WHAT THE TASK ASKS: Please repeat, without alteration, the line containing "A spin-½ particle has been" and every line that follows it to the end of the entries below, and only those lines.

DATA EXTRACTS:
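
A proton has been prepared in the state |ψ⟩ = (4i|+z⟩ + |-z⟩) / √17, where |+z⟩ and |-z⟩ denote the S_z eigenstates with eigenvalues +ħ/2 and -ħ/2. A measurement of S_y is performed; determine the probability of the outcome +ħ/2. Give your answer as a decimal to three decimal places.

0.265

|+y⟩ = (|+z⟩ + i|-z⟩)/√2, so ⟨+y|ψ⟩ = (3i) / (√2·√17).
P = |3i|² / 34 = 9/34.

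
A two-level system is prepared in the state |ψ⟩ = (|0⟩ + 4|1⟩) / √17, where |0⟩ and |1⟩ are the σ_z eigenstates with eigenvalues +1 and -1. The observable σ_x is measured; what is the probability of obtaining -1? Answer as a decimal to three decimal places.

0.265

|-x⟩ = (|0⟩ - |1⟩)/√2, so ⟨-x|ψ⟩ = (-3) / (√2·√17).
P = |-3|² / 34 = 9/34.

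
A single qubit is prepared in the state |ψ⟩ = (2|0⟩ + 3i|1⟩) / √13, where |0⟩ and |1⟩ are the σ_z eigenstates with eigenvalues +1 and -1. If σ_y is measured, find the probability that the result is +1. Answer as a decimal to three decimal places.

0.962

|+y⟩ = (|0⟩ + i|1⟩)/√2, so ⟨+y|ψ⟩ = (5) / (√2·√13).
P = |5|² / 26 = 25/26.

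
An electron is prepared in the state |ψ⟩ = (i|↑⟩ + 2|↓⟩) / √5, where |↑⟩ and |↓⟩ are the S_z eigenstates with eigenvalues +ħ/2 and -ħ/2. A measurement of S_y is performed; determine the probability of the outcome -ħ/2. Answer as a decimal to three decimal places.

|-y⟩ = (|↑⟩ - i|↓⟩)/√2, so ⟨-y|ψ⟩ = (3i) / (√2·√5).
P = |3i|² / 10 = 9/10.

0.900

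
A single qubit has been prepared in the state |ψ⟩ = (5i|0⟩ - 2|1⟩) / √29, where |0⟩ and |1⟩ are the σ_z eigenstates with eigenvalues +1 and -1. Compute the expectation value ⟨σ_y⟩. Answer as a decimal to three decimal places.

0.690

⟨σ_y⟩ = 2 Im(a* b)/(|a|²+|b|²) with a = 5i, b = -2.
a* b = 10i, so ⟨σ_y⟩ = 20/29.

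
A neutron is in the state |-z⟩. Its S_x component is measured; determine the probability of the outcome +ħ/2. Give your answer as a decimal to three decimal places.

In the S_z basis, |-z⟩ = |-z⟩ and |+x⟩ = (|+z⟩ + |-z⟩)/√2.
|⟨+x|-z⟩|² = 1/2.

0.500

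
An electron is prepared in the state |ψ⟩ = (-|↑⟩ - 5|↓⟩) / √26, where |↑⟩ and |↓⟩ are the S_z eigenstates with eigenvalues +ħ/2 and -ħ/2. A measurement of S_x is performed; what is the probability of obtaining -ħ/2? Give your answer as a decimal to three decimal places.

0.308

|-x⟩ = (|↑⟩ - |↓⟩)/√2, so ⟨-x|ψ⟩ = (4) / (√2·√26).
P = |4|² / 52 = 16/52.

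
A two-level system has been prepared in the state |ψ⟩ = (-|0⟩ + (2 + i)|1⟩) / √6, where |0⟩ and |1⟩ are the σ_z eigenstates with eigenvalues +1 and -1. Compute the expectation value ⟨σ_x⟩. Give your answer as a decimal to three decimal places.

-0.667

⟨σ_x⟩ = 2 Re(a* b)/(|a|²+|b|²) with a = -1, b = (2 + i).
a* b = (-2 - i), so ⟨σ_x⟩ = -4/6.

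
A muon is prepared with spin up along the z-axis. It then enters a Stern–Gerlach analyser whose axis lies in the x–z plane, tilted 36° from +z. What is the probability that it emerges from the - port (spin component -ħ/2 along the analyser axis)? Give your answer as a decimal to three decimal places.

For spin-½, the probability of finding spin-up along an axis at angle θ to the initial spin direction is cos²(θ/2); spin-down is sin²(θ/2).
θ = 36°, so P = sin²(18°) ≈ 0.095.

0.095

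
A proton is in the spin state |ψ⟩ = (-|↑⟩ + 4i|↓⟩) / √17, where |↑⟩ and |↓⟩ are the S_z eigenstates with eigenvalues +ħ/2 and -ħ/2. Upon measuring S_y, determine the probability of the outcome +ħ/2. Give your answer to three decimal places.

0.265

|+y⟩ = (|↑⟩ + i|↓⟩)/√2, so ⟨+y|ψ⟩ = (3) / (√2·√17).
P = |3|² / 34 = 9/34.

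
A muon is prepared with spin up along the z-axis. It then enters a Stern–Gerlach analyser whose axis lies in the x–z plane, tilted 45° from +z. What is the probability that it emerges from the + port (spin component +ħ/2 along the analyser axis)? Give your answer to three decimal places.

For spin-½, the probability of finding spin-up along an axis at angle θ to the initial spin direction is cos²(θ/2); spin-down is sin²(θ/2).
θ = 45°, so P = cos²(22.5°) ≈ 0.854.

0.854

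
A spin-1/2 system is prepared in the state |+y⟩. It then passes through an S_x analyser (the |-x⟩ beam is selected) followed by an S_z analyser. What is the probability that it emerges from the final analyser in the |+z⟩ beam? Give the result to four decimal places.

0.2500

First analyser (S_x): from |+y⟩, P(|-x⟩) = 1/2.
After stage 1 the state is |-x⟩; P(|+z⟩) = |⟨+z|-x⟩|² = 1/2.
Joint probability = 1/2 × 1/2 = 0.2500.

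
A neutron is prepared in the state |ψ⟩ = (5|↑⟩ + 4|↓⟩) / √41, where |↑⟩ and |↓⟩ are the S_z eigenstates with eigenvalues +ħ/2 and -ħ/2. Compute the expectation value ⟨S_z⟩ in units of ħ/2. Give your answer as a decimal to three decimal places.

⟨σ_z⟩ = |a|² - |b|² divided by |a|²+|b|², with a, b the |↑⟩, |↓⟩ amplitudes.
= (25 - 16)/41 = 9/41.
⟨S_z⟩ = (ħ/2)·⟨σ_z⟩.

0.220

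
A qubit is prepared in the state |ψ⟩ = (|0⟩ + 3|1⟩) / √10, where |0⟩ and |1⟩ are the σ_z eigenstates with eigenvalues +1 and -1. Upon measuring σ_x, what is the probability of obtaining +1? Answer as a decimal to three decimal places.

0.800

|+x⟩ = (|0⟩ + |1⟩)/√2, so ⟨+x|ψ⟩ = (4) / (√2·√10).
P = |4|² / 20 = 16/20.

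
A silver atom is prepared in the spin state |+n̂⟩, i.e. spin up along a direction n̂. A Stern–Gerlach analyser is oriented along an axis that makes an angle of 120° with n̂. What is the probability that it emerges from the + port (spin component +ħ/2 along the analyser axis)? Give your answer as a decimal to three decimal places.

For spin-½, the probability of finding spin-up along an axis at angle θ to the initial spin direction is cos²(θ/2); spin-down is sin²(θ/2).
θ = 120°, so P = cos²(60°) ≈ 0.250.

0.250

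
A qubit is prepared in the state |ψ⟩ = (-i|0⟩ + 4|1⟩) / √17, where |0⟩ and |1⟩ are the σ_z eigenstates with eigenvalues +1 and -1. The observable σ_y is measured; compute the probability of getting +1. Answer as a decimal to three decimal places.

0.735

|+y⟩ = (|0⟩ + i|1⟩)/√2, so ⟨+y|ψ⟩ = (-5i) / (√2·√17).
P = |-5i|² / 34 = 25/34.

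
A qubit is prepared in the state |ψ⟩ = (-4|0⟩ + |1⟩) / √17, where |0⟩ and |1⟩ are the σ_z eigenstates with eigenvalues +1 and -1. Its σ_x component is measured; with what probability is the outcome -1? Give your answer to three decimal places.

0.735

|-x⟩ = (|0⟩ - |1⟩)/√2, so ⟨-x|ψ⟩ = (-5) / (√2·√17).
P = |-5|² / 34 = 25/34.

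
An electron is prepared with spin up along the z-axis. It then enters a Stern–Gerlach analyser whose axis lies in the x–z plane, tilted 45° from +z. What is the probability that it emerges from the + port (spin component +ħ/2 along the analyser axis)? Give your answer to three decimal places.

0.854

For spin-½, the probability of finding spin-up along an axis at angle θ to the initial spin direction is cos²(θ/2); spin-down is sin²(θ/2).
θ = 45°, so P = cos²(22.5°) ≈ 0.854.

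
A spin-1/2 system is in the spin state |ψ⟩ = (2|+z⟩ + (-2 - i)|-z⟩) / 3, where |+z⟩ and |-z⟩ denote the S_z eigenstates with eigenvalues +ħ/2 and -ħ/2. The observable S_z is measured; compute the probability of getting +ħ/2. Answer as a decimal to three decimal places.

0.444

The +ħ/2 outcome corresponds to |+z⟩. Its amplitude in |ψ⟩ is 2/3.
P = |2|² / 9 = 4/9.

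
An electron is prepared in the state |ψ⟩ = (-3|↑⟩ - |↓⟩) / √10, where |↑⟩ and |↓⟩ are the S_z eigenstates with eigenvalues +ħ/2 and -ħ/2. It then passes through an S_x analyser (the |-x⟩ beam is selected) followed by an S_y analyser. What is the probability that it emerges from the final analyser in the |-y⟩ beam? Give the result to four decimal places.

First analyser (S_x): P(|-x⟩) = |⟨-x|ψ⟩|² = 4/20.
After stage 1 the state is |-x⟩; P(|-y⟩) = |⟨-y|-x⟩|² = 1/2.
Joint probability = 4/20 × 1/2 = 0.1000.

0.1000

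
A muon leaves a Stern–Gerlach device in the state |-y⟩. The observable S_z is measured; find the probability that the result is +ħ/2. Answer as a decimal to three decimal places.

0.500

In the S_z basis, |-y⟩ = (|↑⟩ - i|↓⟩)/√2 and |+z⟩ = |↑⟩.
|⟨+z|-y⟩|² = 1/2.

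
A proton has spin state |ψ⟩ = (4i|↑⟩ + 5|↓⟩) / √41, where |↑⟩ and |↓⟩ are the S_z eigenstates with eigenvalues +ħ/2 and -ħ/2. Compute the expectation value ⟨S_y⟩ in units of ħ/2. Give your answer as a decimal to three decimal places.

-0.976

⟨σ_y⟩ = 2 Im(a* b)/(|a|²+|b|²) with a = 4i, b = 5.
a* b = -20i, so ⟨σ_y⟩ = -40/41.
⟨S_y⟩ = (ħ/2)·⟨σ_y⟩.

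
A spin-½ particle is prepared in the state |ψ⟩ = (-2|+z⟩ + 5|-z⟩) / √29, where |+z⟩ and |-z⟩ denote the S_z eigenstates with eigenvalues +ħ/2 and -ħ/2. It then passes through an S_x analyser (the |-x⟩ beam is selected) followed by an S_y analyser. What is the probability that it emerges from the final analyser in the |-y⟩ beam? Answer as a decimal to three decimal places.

0.422

First analyser (S_x): P(|-x⟩) = |⟨-x|ψ⟩|² = 49/58.
After stage 1 the state is |-x⟩; P(|-y⟩) = |⟨-y|-x⟩|² = 1/2.
Joint probability = 49/58 × 1/2 = 0.422.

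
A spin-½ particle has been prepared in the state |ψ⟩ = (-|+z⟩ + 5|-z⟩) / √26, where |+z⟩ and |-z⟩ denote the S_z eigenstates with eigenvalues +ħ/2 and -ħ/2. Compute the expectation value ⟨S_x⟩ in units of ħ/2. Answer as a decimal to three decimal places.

⟨σ_x⟩ = 2 Re(a* b)/(|a|²+|b|²) with a = -1, b = 5.
a* b = -5, so ⟨σ_x⟩ = -10/26.
⟨S_x⟩ = (ħ/2)·⟨σ_x⟩.

-0.385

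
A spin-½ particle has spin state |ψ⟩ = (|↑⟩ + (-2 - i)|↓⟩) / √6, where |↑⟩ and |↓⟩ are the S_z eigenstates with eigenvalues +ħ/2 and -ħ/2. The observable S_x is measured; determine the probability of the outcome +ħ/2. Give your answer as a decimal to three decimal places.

0.167

|+x⟩ = (|↑⟩ + |↓⟩)/√2, so ⟨+x|ψ⟩ = (-1 - i) / (√2·√6).
P = |-1 - i|² / 12 = 2/12.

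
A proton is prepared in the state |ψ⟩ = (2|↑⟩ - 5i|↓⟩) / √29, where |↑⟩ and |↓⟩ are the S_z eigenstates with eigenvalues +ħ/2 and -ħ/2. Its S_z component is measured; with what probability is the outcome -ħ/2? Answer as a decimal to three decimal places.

0.862

The -ħ/2 outcome corresponds to |↓⟩. Its amplitude in |ψ⟩ is -5i/√29.
P = |-5i|² / 29 = 25/29.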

YOUR SOLUTION:
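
A spin-½ particle has been prepared in the state |ψ⟩ = (-|+z⟩ + 5|-z⟩) / √26, where |+z⟩ and |-z⟩ denote the S_z eigenstates with eigenvalues +ħ/2 and -ħ/2. Compute the expectation value ⟨S_x⟩ in units of ħ/2. Answer as a decimal to three decimal places.

⟨σ_x⟩ = 2 Re(a* b)/(|a|²+|b|²) with a = -1, b = 5.
a* b = -5, so ⟨σ_x⟩ = -10/26.
⟨S_x⟩ = (ħ/2)·⟨σ_x⟩.

-0.385

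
A spin-½ particle has spin state |ψ⟩ = (|↑⟩ + (-2 - i)|↓⟩) / √6, where |↑⟩ and |↓⟩ are the S_z eigenstates with eigenvalues +ħ/2 and -ħ/2. The observable S_x is measured; determine the probability of the outcome +ħ/2. Give your answer as a decimal to three decimal places.

0.167

|+x⟩ = (|↑⟩ + |↓⟩)/√2, so ⟨+x|ψ⟩ = (-1 - i) / (√2·√6).
P = |-1 - i|² / 12 = 2/12.

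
A proton is prepared in the state |ψ⟩ = (2|↑⟩ - 5i|↓⟩) / √29, where |↑⟩ and |↓⟩ are the S_z eigenstates with eigenvalues +ħ/2 and -ħ/2. Its S_z component is measured; with what probability is the outcome -ħ/2? Answer as a decimal to three decimal places.

0.862

The -ħ/2 outcome corresponds to |↓⟩. Its amplitude in |ψ⟩ is -5i/√29.
P = |-5i|² / 29 = 25/29.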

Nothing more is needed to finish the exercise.